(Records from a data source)

Content starts

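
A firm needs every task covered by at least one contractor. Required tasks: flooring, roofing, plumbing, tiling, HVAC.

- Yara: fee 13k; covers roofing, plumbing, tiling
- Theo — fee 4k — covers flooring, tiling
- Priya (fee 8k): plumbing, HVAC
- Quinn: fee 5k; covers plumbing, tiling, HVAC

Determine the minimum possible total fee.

22

Choose Yara, Theo, and Quinn: together they cover flooring, roofing, plumbing, tiling, HVAC — every task.
Total fee: 13 + 4 + 5 = 22.
No cover costs less than 22.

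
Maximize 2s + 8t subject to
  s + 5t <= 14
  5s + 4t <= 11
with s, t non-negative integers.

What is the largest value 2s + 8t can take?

Relaxing integrality, the LP optimum is 22.00 at (s,t) = (0, 2.75), which is not an integer point.
(s,t)=(0,2): 1·0+5·2=10≤14, 5·0+4·2=8≤11, objective 16.
(s,t)=(1,1): 1·1+5·1=6≤14, 5·1+4·1=9≤11, objective 10.
(s,t)=(0,1): 1·0+5·1=5≤14, 5·0+4·1=4≤11, objective 8.
The best lattice point is (0,2), giving 16.

16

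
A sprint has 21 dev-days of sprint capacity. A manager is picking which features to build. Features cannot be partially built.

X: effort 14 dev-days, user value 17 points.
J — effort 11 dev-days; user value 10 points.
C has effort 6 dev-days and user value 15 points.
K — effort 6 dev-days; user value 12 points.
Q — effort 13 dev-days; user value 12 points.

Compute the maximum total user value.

32

Take X and C: effort 14 + 6 = 20 ≤ 21, user value 17 + 15 = 32.
No other feasible combination does better.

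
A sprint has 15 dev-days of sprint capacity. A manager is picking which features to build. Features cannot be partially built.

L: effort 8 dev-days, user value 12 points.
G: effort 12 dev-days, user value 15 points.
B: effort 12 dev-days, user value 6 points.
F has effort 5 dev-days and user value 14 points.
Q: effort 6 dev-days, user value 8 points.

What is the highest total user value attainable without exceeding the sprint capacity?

26

Take L and F: effort 8 + 5 = 13 ≤ 15, user value 12 + 14 = 26.
No other feasible combination does better.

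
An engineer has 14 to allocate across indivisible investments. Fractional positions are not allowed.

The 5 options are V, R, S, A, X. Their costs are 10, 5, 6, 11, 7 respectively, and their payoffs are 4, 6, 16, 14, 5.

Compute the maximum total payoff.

22

Allowing fractional choices, the relaxed optimum would be about 26.2, but investments are indivisible.
R + S: cost 5 + 6 = 11 ≤ 14, payoff 6 + 16 = 22.
S: cost 6 ≤ 14, payoff 16.
S + X: cost 6 + 7 = 13 ≤ 14, payoff 16 + 5 = 21.
Best is R and S with total payoff 22.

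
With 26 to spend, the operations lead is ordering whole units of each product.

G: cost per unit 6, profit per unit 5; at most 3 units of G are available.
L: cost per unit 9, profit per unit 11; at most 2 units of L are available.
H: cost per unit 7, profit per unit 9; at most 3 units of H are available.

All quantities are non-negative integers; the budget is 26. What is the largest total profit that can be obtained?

1×L and 2×H: cost 23 ≤ 26, profit 1·11 + 2·9 = 29.
2×L and 1×H: cost 25 ≤ 26, profit 2·11 + 1·9 = 31.
Best is 31.

31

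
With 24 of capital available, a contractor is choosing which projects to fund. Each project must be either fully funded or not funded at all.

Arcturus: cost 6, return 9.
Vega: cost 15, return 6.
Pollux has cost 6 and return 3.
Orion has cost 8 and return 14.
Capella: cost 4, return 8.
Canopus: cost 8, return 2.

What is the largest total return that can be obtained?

Arcturus + Orion + Capella: cost 6 + 8 + 4 = 18 ≤ 24, return 9 + 14 + 8 = 31.
Arcturus + Pollux + Orion: cost 6 + 6 + 8 = 20 ≤ 24, return 9 + 3 + 14 = 26.
Arcturus + Pollux + Orion + Capella: cost 6 + 6 + 8 + 4 = 24 ≤ 24, return 9 + 3 + 14 + 8 = 34.
Best is Arcturus, Pollux, Orion, and Capella with total return 34.

34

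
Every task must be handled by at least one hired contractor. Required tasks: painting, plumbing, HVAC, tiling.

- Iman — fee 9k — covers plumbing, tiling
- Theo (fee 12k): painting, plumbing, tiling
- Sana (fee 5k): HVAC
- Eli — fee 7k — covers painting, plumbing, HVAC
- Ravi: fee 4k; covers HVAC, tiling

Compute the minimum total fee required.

This is an integer covering problem.
Choose Eli and Ravi: together they cover painting, plumbing, HVAC, tiling — every task.
Total fee: 7 + 4 = 11.
No cover costs less than 11.

11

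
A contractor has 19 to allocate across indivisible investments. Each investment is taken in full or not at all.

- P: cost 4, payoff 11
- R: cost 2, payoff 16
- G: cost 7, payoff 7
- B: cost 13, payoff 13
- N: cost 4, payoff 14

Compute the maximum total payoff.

Allowing fractional choices, the relaxed optimum would be about 50.0, but investments are indivisible.
P + R + N: cost 4 + 2 + 4 = 10 ≤ 19, payoff 11 + 16 + 14 = 41.
R + B + N: cost 2 + 13 + 4 = 19 ≤ 19, payoff 16 + 13 + 14 = 43.
P + R + G + N: cost 4 + 2 + 7 + 4 = 17 ≤ 19, payoff 11 + 16 + 7 + 14 = 48.
Best is P, R, G, and N with total payoff 48.

48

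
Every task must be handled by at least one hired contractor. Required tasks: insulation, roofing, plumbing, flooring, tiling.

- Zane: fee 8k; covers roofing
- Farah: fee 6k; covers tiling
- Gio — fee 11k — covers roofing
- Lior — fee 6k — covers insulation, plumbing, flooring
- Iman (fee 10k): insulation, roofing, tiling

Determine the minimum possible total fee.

16

This is an integer covering problem.
Choose Lior and Iman: together they cover insulation, roofing, plumbing, flooring, tiling — every task.
Total fee: 6 + 10 = 16.
No cover costs less than 16.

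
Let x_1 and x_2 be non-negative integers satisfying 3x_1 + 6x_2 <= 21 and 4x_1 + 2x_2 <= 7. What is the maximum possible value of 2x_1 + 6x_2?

18

The continuous relaxation peaks at (0, 3.5) with value 21.00; rounding to a feasible lattice point costs some objective.
(x_1,x_2)=(0,3): 3·0+6·3=18≤21, 4·0+2·3=6≤7, objective 18.
(x_1,x_2)=(0,2): 3·0+6·2=12≤21, 4·0+2·2=4≤7, objective 12.
Maximum is 18 at (x_1,x_2)=(0,3).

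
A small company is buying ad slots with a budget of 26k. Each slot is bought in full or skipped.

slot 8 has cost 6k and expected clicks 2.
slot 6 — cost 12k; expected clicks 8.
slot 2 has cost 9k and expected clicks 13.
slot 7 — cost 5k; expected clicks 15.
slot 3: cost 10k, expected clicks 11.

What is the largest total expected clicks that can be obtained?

39

Allowing fractional choices, the relaxed optimum would be about 40.3, but ad slots are indivisible.
slot 2 + slot 7 + slot 3: cost 9 + 5 + 10 = 24 ≤ 26, expected clicks 13 + 15 + 11 = 39.
slot 8 + slot 2 + slot 7: cost 6 + 9 + 5 = 20 ≤ 26, expected clicks 2 + 13 + 15 = 30.
slot 6 + slot 2 + slot 7: cost 12 + 9 + 5 = 26 ≤ 26, expected clicks 8 + 13 + 15 = 36.
Best is slot 2, slot 7, and slot 3 with total expected clicks 39.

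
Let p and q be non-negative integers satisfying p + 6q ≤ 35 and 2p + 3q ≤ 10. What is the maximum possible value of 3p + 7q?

21

The continuous relaxation peaks at (0, 3.33) with value 23.33; rounding to a feasible lattice point costs some objective.
(p,q)=(0,3): 1·0+6·3=18≤35, 2·0+3·3=9≤10, objective 21.
(p,q)=(1,2): 1·1+6·2=13≤35, 2·1+3·2=8≤10, objective 17.
(p,q)=(0,2): 1·0+6·2=12≤35, 2·0+3·2=6≤10, objective 14.
The best lattice point is (0,3), giving 21.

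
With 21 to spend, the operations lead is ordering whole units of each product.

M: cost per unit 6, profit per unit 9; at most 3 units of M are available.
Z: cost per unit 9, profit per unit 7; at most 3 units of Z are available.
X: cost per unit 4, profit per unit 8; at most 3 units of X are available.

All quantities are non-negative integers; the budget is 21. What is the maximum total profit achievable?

X has the best ratio (8/4); taking only X gives at most 3×8 = 24 (stopped by the supply cap of 3).
Mixing does better — 2×M and 2×X: cost 20 ≤ 21, profit 2·9 + 2·8 = 34.

34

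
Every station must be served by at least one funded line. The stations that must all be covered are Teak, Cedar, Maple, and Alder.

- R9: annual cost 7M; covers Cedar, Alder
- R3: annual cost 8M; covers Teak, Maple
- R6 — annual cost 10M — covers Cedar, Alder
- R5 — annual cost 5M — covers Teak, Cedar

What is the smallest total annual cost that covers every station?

15

This is a weighted set-cover instance.
Choose R9 and R3: together they cover Teak, Cedar, Maple, Alder — every station.
Total annual cost: 7 + 8 = 15.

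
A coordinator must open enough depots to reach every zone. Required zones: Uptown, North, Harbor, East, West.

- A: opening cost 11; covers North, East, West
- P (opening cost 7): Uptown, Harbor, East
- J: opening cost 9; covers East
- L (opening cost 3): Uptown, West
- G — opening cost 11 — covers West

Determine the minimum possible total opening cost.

18

The greedy cost-per-new-zone heuristic would pick L, P, and A for 21, but a cheaper cover exists.
Choose A and P: together they cover Uptown, North, Harbor, East, West — every zone.
Total opening cost: 11 + 7 = 18.
No cover costs less than 18.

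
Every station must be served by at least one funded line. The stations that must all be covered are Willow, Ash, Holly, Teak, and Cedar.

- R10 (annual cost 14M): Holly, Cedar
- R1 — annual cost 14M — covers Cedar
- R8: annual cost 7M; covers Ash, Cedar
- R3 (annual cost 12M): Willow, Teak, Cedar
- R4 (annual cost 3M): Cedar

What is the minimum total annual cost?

33

This is an integer covering problem.
The greedy cost-per-new-station heuristic would pick R4, R3, R8, and R10 for 36, but a cheaper cover exists.
Choose R10, R8, and R3: together they cover Willow, Ash, Holly, Teak, Cedar — every station.
Total annual cost: 14 + 7 + 12 = 33.
No cover costs less than 33.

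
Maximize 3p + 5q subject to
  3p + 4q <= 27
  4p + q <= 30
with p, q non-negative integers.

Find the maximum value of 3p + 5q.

33

Relaxing integrality, the LP optimum is 33.75 at (p,q) = (0, 6.75), which is not an integer point.
(p,q)=(1,6): 3·1+4·6=27≤27, 4·1+1·6=10≤30, objective 33.
(p,q)=(2,5): 3·2+4·5=26≤27, 4·2+1·5=13≤30, objective 31.
Maximum is 33 at (p,q)=(1,6).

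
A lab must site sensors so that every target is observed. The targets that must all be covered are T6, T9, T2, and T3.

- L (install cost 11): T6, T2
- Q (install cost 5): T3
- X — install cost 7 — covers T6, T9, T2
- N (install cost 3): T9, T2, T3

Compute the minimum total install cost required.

10

This is an integer covering problem.
Choose X and N: together they cover T6, T9, T2, T3 — every target.
Total install cost: 7 + 3 = 10.
No cover costs less than 10.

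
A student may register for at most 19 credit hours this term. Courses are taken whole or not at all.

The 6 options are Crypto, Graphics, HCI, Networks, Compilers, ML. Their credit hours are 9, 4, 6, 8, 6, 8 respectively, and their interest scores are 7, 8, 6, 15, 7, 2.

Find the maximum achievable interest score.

Allowing fractional choices, the relaxed optimum would be about 31.0, but courses are indivisible.
Graphics + Networks + Compilers: credit hours 4 + 8 + 6 = 18 ≤ 19, interest score 8 + 15 + 7 = 30.
Graphics + Networks: credit hours 4 + 8 = 12 ≤ 19, interest score 8 + 15 = 23.
Graphics + HCI + Networks: credit hours 4 + 6 + 8 = 18 ≤ 19, interest score 8 + 6 + 15 = 29.
Best is Graphics, Networks, and Compilers with total interest score 30.

30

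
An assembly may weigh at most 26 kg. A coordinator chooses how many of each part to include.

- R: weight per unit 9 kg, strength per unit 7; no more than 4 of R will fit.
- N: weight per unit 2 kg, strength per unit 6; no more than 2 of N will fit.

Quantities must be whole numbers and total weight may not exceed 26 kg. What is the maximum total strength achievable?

26

This is a bounded integer knapsack.
N has the best ratio (6/2); taking only N gives at most 2×6 = 12 (stopped by the supply cap of 2).
Mixing does better — 2×R and 2×N: weight 22 ≤ 26, strength 2·7 + 2·6 = 26.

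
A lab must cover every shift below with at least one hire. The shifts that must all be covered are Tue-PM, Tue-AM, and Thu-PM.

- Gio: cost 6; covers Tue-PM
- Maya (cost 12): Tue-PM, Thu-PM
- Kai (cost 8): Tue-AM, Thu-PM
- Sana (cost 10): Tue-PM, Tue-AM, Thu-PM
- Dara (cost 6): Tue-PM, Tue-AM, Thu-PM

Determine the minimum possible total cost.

6

Dara alone covers Tue-PM, Tue-AM, Thu-PM — every shift.
Total cost: 6.
No cover costs less than 6.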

Content ends

» **EXERCISE BRIEF**:
With the first line of the records as the start and the line holding "The 5 options" as the end, please copy exactly those lines and no others.

» **SOLUTION TO THE PROBLEM**:
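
A firm needs every task covered by at least one contractor. Required tasks: flooring, roofing, plumbing, tiling, HVAC.

- Yara: fee 13k; covers roofing, plumbing, tiling
- Theo — fee 4k — covers flooring, tiling
- Priya (fee 8k): plumbing, HVAC
- Quinn: fee 5k; covers plumbing, tiling, HVAC

Determine the minimum possible total fee.

22

Choose Yara, Theo, and Quinn: together they cover flooring, roofing, plumbing, tiling, HVAC — every task.
Total fee: 13 + 4 + 5 = 22.
No cover costs less than 22.

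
Maximize 2s + 8t subject to
  s + 5t <= 14
  5s + 4t <= 11
with s, t non-negative integers.

What is the largest value 2s + 8t can take?

Relaxing integrality, the LP optimum is 22.00 at (s,t) = (0, 2.75), which is not an integer point.
(s,t)=(0,2): 1·0+5·2=10≤14, 5·0+4·2=8≤11, objective 16.
(s,t)=(1,1): 1·1+5·1=6≤14, 5·1+4·1=9≤11, objective 10.
(s,t)=(0,1): 1·0+5·1=5≤14, 5·0+4·1=4≤11, objective 8.
The best lattice point is (0,2), giving 16.

16

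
A sprint has 21 dev-days of sprint capacity. A manager is picking which features to build. Features cannot be partially built.

X: effort 14 dev-days, user value 17 points.
J — effort 11 dev-days; user value 10 points.
C has effort 6 dev-days and user value 15 points.
K — effort 6 dev-days; user value 12 points.
Q — effort 13 dev-days; user value 12 points.

Compute the maximum total user value.

32

Take X and C: effort 14 + 6 = 20 ≤ 21, user value 17 + 15 = 32.
No other feasible combination does better.

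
A sprint has 15 dev-days of sprint capacity. A manager is picking which features to build. Features cannot be partially built.

L: effort 8 dev-days, user value 12 points.
G: effort 12 dev-days, user value 15 points.
B: effort 12 dev-days, user value 6 points.
F has effort 5 dev-days and user value 14 points.
Q: effort 6 dev-days, user value 8 points.

What is the highest total user value attainable without exceeding the sprint capacity?

26

Take L and F: effort 8 + 5 = 13 ≤ 15, user value 12 + 14 = 26.
No other feasible combination does better.

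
An engineer has 14 to allocate across indivisible investments. Fractional positions are not allowed.

The 5 options are V, R, S, A, X. Their costs are 10, 5, 6, 11, 7 respectively, and their payoffs are 4, 6, 16, 14, 5.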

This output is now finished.